◆ **Problem**: Of the lines below, write out exactly those from the line with "Two piles of" through the line with "Determine which player", both included, and skip the rest.

◆ **The input**:
================================
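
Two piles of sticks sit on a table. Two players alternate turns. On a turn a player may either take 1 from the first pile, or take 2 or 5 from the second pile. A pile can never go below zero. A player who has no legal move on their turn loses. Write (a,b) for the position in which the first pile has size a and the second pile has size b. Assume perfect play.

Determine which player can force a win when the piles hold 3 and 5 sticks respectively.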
================================
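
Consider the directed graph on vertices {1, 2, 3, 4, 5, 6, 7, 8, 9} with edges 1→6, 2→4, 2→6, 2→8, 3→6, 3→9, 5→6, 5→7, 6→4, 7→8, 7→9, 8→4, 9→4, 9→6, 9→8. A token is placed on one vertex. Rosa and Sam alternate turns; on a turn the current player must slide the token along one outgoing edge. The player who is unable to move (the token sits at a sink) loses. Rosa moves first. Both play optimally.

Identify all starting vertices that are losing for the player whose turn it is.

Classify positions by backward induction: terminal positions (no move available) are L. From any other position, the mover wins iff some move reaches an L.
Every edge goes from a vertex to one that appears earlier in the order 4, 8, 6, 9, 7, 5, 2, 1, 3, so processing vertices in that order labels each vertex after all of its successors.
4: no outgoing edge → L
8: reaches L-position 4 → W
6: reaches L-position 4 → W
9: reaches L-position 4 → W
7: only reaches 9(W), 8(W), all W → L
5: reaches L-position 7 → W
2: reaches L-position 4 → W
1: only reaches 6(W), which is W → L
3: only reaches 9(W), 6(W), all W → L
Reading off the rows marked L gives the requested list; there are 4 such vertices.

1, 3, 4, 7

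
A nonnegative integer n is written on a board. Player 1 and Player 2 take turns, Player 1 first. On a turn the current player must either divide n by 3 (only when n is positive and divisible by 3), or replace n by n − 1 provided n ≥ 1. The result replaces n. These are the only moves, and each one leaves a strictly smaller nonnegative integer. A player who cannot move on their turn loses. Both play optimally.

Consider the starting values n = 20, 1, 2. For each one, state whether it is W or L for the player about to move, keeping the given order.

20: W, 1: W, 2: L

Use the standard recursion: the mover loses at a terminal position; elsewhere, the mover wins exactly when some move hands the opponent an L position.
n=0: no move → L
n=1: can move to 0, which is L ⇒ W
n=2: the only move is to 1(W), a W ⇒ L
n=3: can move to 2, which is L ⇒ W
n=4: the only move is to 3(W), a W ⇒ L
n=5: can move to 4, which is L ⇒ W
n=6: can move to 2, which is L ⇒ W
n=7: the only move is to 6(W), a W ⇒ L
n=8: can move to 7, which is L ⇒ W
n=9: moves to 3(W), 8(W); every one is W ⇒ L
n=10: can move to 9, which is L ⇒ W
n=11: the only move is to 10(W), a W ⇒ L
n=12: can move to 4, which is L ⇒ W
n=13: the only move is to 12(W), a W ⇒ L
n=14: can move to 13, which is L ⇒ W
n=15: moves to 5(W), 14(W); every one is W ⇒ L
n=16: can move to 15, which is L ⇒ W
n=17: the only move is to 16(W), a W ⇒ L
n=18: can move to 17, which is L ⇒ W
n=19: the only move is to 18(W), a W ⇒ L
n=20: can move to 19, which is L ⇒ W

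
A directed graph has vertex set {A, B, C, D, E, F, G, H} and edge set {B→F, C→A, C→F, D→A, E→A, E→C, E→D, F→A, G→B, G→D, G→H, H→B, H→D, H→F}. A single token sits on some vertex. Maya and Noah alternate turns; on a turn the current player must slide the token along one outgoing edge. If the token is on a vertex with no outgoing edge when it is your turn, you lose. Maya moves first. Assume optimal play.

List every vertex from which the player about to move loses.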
================================
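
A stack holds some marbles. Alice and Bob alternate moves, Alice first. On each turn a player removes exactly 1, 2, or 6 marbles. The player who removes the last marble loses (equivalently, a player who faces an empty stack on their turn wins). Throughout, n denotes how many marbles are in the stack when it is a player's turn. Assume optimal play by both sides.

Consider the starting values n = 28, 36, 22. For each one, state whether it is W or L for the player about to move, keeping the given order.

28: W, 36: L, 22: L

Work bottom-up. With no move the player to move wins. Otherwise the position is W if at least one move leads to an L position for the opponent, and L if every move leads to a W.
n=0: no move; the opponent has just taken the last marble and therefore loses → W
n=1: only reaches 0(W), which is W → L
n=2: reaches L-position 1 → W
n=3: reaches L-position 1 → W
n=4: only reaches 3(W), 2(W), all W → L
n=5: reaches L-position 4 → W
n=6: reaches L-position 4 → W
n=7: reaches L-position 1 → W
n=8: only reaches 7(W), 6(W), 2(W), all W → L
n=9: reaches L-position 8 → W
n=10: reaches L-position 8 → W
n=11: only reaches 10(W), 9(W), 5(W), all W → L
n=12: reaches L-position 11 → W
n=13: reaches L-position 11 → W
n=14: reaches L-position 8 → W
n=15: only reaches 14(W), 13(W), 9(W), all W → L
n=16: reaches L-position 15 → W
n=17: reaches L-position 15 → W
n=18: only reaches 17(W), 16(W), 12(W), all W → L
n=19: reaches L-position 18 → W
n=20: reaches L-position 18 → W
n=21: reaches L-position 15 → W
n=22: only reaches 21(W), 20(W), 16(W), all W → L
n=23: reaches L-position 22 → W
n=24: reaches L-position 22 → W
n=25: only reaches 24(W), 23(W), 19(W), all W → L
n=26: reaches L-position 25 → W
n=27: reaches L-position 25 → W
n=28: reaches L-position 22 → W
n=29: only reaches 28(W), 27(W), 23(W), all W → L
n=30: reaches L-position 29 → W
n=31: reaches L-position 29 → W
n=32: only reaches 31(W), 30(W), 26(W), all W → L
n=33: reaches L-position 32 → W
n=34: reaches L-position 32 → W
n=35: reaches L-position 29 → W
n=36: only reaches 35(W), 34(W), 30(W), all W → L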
================================
◆ **Solution for this problem**:
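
Two piles of sticks sit on a table. Two players alternate turns. On a turn a player may either take 1 from the first pile, or take 2 or 5 from the second pile. A pile can never go below zero. A player who has no legal move on their turn loses. Write (a,b) for the position in which the first pile has size a and the second pile has size b. Assume perfect play.

Determine which player can force a win when the piles hold 3 and 5 sticks respectively.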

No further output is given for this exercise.